INSTRUCTIONS FOR THE TASK:
Write out the records again, exactly. Nothing may be dropped.

RECORDED DATA:
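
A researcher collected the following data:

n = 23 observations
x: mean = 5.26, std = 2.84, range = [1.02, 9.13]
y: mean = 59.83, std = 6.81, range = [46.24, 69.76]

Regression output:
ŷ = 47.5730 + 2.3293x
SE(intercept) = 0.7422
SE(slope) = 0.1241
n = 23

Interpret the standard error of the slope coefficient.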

RESPONSE TO THIS TASK:
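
A researcher collected the following data:

n = 23 observations
x: mean = 5.26, std = 2.84, range = [1.02, 9.13]
y: mean = 59.83, std = 6.81, range = [46.24, 69.76]

Regression output:
ŷ = 47.5730 + 2.3293x
SE(intercept) = 0.7422
SE(slope) = 0.1241
n = 23

Interpret the standard error of the slope coefficient.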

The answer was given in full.